• Extracted records:
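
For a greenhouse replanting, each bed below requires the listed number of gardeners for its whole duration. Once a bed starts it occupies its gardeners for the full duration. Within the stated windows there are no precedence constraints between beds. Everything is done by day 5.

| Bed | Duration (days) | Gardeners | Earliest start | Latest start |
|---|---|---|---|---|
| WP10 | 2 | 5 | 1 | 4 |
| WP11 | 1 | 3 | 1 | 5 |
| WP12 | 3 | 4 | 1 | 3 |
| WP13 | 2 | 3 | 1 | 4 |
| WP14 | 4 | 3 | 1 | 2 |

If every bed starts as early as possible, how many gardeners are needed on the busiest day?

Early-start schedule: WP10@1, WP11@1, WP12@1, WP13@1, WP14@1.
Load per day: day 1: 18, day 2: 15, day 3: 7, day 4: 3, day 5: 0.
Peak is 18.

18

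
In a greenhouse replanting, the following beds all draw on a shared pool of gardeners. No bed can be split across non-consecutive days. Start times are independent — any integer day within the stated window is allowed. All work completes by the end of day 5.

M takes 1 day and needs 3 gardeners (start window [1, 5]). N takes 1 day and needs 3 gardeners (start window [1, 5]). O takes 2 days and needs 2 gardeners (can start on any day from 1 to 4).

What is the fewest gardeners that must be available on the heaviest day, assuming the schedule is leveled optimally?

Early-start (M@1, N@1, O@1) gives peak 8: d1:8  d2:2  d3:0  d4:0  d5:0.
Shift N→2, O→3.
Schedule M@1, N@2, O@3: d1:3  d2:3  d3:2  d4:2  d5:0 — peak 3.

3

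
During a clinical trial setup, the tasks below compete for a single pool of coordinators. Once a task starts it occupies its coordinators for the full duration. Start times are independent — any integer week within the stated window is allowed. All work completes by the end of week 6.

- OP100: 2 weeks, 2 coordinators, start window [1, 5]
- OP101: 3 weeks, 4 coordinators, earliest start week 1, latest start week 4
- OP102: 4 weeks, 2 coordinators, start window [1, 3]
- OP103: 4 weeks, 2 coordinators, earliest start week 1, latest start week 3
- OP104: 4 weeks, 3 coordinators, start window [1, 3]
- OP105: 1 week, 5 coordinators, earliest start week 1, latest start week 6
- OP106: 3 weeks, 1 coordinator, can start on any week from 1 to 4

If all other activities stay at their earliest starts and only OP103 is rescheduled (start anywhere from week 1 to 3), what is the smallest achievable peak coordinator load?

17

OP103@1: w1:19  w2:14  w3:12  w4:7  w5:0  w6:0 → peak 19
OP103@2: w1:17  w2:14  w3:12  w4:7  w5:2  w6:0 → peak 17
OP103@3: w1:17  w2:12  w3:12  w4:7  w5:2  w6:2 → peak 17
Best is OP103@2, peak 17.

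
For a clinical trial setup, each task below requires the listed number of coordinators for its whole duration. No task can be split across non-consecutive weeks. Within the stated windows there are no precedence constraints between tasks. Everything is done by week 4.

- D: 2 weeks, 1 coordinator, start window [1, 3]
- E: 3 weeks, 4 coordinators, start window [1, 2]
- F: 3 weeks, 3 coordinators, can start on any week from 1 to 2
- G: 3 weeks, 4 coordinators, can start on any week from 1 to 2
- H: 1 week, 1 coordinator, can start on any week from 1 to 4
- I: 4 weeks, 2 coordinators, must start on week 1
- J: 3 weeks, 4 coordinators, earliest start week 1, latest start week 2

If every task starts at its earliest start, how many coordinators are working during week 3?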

• Action item: Every entry is to be repeated exactly as it stands.

• Answer to the problem:
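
For a greenhouse replanting, each bed below requires the listed number of gardeners for its whole duration. Once a bed starts it occupies its gardeners for the full duration. Within the stated windows there are no precedence constraints between beds. Everything is done by day 5.

| Bed | Duration (days) | Gardeners | Earliest start | Latest start |
|---|---|---|---|---|
| WP10 | 2 | 5 | 1 | 4 |
| WP11 | 1 | 3 | 1 | 5 |
| WP12 | 3 | 4 | 1 | 3 |
| WP13 | 2 | 3 | 1 | 4 |
| WP14 | 4 | 3 | 1 | 2 |

If every bed starts as early as possible, how many gardeners are needed on the busiest day?

Early-start schedule: WP10@1, WP11@1, WP12@1, WP13@1, WP14@1.
Load per day: day 1: 18, day 2: 15, day 3: 7, day 4: 3, day 5: 0.
Peak is 18.

18

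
In a greenhouse replanting, the following beds all draw on a shared pool of gardeners. No bed can be split across non-consecutive days. Start times are independent — any integer day within the stated window is allowed. All work completes by the end of day 5.

M takes 1 day and needs 3 gardeners (start window [1, 5]). N takes 1 day and needs 3 gardeners (start window [1, 5]). O takes 2 days and needs 2 gardeners (can start on any day from 1 to 4).

What is the fewest gardeners that must be available on the heaviest day, assuming the schedule is leveled optimally?

Early-start (M@1, N@1, O@1) gives peak 8: d1:8  d2:2  d3:0  d4:0  d5:0.
Shift N→2, O→3.
Schedule M@1, N@2, O@3: d1:3  d2:3  d3:2  d4:2  d5:0 — peak 3.

3

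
During a clinical trial setup, the tasks below compete for a single pool of coordinators. Once a task starts it occupies its coordinators for the full duration. Start times are independent — any integer week within the stated window is allowed. All work completes by the end of week 6.

- OP100: 2 weeks, 2 coordinators, start window [1, 5]
- OP101: 3 weeks, 4 coordinators, earliest start week 1, latest start week 4
- OP102: 4 weeks, 2 coordinators, start window [1, 3]
- OP103: 4 weeks, 2 coordinators, earliest start week 1, latest start week 3
- OP104: 4 weeks, 3 coordinators, start window [1, 3]
- OP105: 1 week, 5 coordinators, earliest start week 1, latest start week 6
- OP106: 3 weeks, 1 coordinator, can start on any week from 1 to 4

If all other activities stay at their earliest starts and only OP103 is rescheduled (start anywhere from week 1 to 3), what is the smallest achievable peak coordinator load?

17

OP103@1: w1:19  w2:14  w3:12  w4:7  w5:0  w6:0 → peak 19
OP103@2: w1:17  w2:14  w3:12  w4:7  w5:2  w6:0 → peak 17
OP103@3: w1:17  w2:12  w3:12  w4:7  w5:2  w6:2 → peak 17
Best is OP103@2, peak 17.

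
For a clinical trial setup, each task below requires the listed number of coordinators for its whole duration. No task can be split across non-consecutive weeks. Within the stated windows there are no precedence constraints between tasks. Everything is done by week 4.

- D: 2 weeks, 1 coordinator, start window [1, 3]
- E: 3 weeks, 4 coordinators, start window [1, 2]
- F: 3 weeks, 3 coordinators, can start on any week from 1 to 2
- G: 3 weeks, 4 coordinators, can start on any week from 1 to 2
- H: 1 week, 1 coordinator, can start on any week from 1 to 4
- I: 4 weeks, 2 coordinators, must start on week 1
- J: 3 weeks, 4 coordinators, earliest start week 1, latest start week 2

If every task starts at its earliest start, how many coordinators are working during week 3?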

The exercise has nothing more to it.